* [Provided records]
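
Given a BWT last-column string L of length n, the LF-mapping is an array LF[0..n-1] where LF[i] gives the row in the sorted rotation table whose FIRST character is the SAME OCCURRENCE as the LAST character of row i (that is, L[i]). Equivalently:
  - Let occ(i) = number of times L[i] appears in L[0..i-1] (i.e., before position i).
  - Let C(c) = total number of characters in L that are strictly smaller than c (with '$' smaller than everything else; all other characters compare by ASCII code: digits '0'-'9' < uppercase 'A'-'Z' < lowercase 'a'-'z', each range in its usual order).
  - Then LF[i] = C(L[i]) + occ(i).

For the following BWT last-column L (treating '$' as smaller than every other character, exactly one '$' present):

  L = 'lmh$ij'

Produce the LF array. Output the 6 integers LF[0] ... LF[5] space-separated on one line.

Char counts: '$':1, 'h':1, 'i':1, 'j':1, 'l':1, 'm':1
C (first-col start): C('$')=0, C('h')=1, C('i')=2, C('j')=3, C('l')=4, C('m')=5
L[0]='l': occ=0, LF[0]=C('l')+0=4+0=4
L[1]='m': occ=0, LF[1]=C('m')+0=5+0=5
L[2]='h': occ=0, LF[2]=C('h')+0=1+0=1
L[3]='$': occ=0, LF[3]=C('$')+0=0+0=0
L[4]='i': occ=0, LF[4]=C('i')+0=2+0=2
L[5]='j': occ=0, LF[5]=C('j')+0=3+0=3

Answer: 4 5 1 0 2 3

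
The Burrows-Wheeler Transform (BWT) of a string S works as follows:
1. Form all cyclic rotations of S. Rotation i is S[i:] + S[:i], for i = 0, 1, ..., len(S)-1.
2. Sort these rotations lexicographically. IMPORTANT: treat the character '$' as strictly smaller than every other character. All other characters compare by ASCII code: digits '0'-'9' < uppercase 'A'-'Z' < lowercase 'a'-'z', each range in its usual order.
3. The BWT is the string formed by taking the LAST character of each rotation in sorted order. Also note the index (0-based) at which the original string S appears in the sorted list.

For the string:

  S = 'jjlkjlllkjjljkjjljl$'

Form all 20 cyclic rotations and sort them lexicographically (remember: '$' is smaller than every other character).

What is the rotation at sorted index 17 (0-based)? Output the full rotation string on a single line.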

* [Task item] Copy the stretch of the records above that runs from the line with "- Then LF[i] = C(L[i]) + occ(i)." through the line with "2. Sort these". Both end lines belong in the copy, and nothing else does.

* [Problem solution]
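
  - Then LF[i] = C(L[i]) + occ(i).

For the following BWT last-column L (treating '$' as smaller than every other character, exactly one '$' present):

  L = 'lmh$ij'

Produce the LF array. Output the 6 integers LF[0] ... LF[5] space-separated on one line.

Char counts: '$':1, 'h':1, 'i':1, 'j':1, 'l':1, 'm':1
C (first-col start): C('$')=0, C('h')=1, C('i')=2, C('j')=3, C('l')=4, C('m')=5
L[0]='l': occ=0, LF[0]=C('l')+0=4+0=4
L[1]='m': occ=0, LF[1]=C('m')+0=5+0=5
L[2]='h': occ=0, LF[2]=C('h')+0=1+0=1
L[3]='$': occ=0, LF[3]=C('$')+0=0+0=0
L[4]='i': occ=0, LF[4]=C('i')+0=2+0=2
L[5]='j': occ=0, LF[5]=C('j')+0=3+0=3

Answer: 4 5 1 0 2 3

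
The Burrows-Wheeler Transform (BWT) of a string S works as follows:
1. Form all cyclic rotations of S. Rotation i is S[i:] + S[:i], for i = 0, 1, ..., len(S)-1.
2. Sort these rotations lexicographically. IMPORTANT: treat the character '$' as strictly smaller than every other character. All other characters compare by ASCII code: digits '0'-'9' < uppercase 'A'-'Z' < lowercase 'a'-'z', each range in its usual order.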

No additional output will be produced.